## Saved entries
===============

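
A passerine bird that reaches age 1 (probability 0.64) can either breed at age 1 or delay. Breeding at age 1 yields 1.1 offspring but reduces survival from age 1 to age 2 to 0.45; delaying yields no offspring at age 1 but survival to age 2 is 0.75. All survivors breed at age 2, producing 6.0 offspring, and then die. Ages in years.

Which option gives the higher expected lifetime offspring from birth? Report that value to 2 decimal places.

breed at age 1: R₀ = 0.64 × (1.1 + 0.45 × 6.0) = 0.64 × 3.8000 = 2.4320
delay to age 2: R₀ = 0.64 × (0.75 × 6.0) = 0.64 × 4.5000 = 2.8800
Higher: delay to age 2 (2.8800).

2.88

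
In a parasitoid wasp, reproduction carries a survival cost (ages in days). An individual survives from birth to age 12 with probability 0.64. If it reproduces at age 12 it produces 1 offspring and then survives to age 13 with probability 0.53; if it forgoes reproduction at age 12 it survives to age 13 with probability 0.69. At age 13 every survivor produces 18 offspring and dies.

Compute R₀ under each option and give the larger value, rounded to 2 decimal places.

7.95

breed at age 12: R₀ = 0.64 × (1 + 0.53 × 18) = 0.64 × 10.5400 = 6.7456
delay to age 13: R₀ = 0.64 × (0.69 × 18) = 0.64 × 12.4200 = 7.9488
Higher: delay to age 13 (7.9488).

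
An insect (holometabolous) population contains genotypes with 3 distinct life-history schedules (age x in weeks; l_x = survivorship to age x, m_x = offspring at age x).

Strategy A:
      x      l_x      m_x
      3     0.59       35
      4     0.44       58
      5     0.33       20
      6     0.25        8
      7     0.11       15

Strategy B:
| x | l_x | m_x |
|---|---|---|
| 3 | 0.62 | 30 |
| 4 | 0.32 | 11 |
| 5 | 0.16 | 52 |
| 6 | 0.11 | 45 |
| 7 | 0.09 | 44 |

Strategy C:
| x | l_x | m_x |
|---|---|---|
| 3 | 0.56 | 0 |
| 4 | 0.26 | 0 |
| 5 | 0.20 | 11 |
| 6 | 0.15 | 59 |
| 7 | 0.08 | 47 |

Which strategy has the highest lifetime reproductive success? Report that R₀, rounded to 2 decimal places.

Strategy A: R₀ = 0.59×35 + 0.44×58 + 0.33×20 + 0.25×8 + 0.11×15 = 56.4200
Strategy B: R₀ = 0.62×30 + 0.32×11 + 0.16×52 + 0.11×45 + 0.09×44 = 39.3500
Strategy C: R₀ = 0.56×0 + 0.26×0 + 0.20×11 + 0.15×59 + 0.08×47 = 14.8100
Highest R₀: strategy A with 56.4200.

56.42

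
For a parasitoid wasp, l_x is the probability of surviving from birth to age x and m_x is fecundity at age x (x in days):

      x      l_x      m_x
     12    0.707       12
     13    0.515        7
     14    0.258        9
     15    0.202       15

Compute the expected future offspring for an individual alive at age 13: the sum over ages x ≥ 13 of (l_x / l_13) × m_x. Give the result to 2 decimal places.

l_13 = 0.515. Conditional survival from age 13 to x is l_x / l_13.
  x=13: (0.515/0.515) × 7 = 7.0000
  x=14: (0.258/0.515) × 9 = 4.5087
  x=15: (0.202/0.515) × 15 = 5.8835
Sum = 7.0000 + 4.5087 + 5.8835 = 17.3922

17.39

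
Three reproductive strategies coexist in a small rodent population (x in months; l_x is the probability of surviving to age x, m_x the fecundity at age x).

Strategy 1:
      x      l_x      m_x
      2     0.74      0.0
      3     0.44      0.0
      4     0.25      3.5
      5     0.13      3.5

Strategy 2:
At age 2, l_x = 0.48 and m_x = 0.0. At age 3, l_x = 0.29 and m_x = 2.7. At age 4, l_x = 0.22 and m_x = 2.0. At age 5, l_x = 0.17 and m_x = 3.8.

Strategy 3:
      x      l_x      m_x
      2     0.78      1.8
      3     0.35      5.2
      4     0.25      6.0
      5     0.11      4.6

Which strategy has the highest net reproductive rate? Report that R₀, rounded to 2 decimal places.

Strategy 1: R₀ = 0.74×0.0 + 0.44×0.0 + 0.25×3.5 + 0.13×3.5 = 1.3300
Strategy 2: R₀ = 0.48×0.0 + 0.29×2.7 + 0.22×2.0 + 0.17×3.8 = 1.8690
Strategy 3: R₀ = 0.78×1.8 + 0.35×5.2 + 0.25×6.0 + 0.11×4.6 = 5.2300
Highest R₀: strategy 3 with 5.2300.

5.23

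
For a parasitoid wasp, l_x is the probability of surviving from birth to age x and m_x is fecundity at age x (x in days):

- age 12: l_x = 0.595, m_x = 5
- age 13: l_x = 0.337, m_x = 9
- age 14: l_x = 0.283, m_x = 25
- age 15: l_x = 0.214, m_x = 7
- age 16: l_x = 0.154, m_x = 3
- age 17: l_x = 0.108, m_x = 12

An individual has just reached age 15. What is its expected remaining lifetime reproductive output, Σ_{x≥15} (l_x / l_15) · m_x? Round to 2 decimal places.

15.21

l_15 = 0.214. Conditional survival from age 15 to x is l_x / l_15.
  x=15: (0.214/0.214) × 7 = 7.0000
  x=16: (0.154/0.214) × 3 = 2.1589
  x=17: (0.108/0.214) × 12 = 6.0561
Sum = 7.0000 + 2.1589 + 6.0561 = 15.2150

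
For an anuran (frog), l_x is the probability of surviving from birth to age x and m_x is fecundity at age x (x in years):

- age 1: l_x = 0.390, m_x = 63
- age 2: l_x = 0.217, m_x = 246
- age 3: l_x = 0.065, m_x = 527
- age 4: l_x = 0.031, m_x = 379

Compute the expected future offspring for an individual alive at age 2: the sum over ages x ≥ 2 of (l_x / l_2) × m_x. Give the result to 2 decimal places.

458.00

l_2 = 0.217. Conditional survival from age 2 to x is l_x / l_2.
  x=2: (0.217/0.217) × 246 = 246.0000
  x=3: (0.065/0.217) × 527 = 157.8571
  x=4: (0.031/0.217) × 379 = 54.1429
Sum = 246.0000 + 157.8571 + 54.1429 = 458.0000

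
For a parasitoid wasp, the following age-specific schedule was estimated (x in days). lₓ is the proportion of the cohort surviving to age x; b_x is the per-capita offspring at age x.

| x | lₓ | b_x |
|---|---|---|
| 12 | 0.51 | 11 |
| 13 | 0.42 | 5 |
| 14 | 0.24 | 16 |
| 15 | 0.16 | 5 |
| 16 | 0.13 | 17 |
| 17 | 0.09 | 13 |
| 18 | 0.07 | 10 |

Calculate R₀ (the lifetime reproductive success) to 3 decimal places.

16.430

R₀ = Σ lₓ b_x:
  age 12: 0.51 × 11 = 5.6100
  age 13: 0.42 × 5 = 2.1000
  age 14: 0.24 × 16 = 3.8400
  age 15: 0.16 × 5 = 0.8000
  age 16: 0.13 × 17 = 2.2100
  age 17: 0.09 × 13 = 1.1700
  age 18: 0.07 × 10 = 0.7000
R₀ = 5.6100 + 2.1000 + 3.8400 + 0.8000 + 2.2100 + 1.1700 + 0.7000 = 16.4300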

===============

## Task statement
Show, from the entries above, every line that includes the string "parasitoid".

## Result below
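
In a parasitoid wasp, reproduction carries a survival cost (ages in days). An individual survives from birth to age 12 with probability 0.64. If it reproduces at age 12 it produces 1 offspring and then survives to age 13 with probability 0.53; if it forgoes reproduction at age 12 it survives to age 13 with probability 0.69. At age 13 every survivor produces 18 offspring and dies.
For a parasitoid wasp, l_x is the probability of surviving from birth to age x and m_x is fecundity at age x (x in days):
For a parasitoid wasp, l_x is the probability of surviving from birth to age x and m_x is fecundity at age x (x in days):
For a parasitoid wasp, the following age-specific schedule was estimated (x in days). lₓ is the proportion of the cohort surviving to age x; b_x is the per-capita offspring at age x.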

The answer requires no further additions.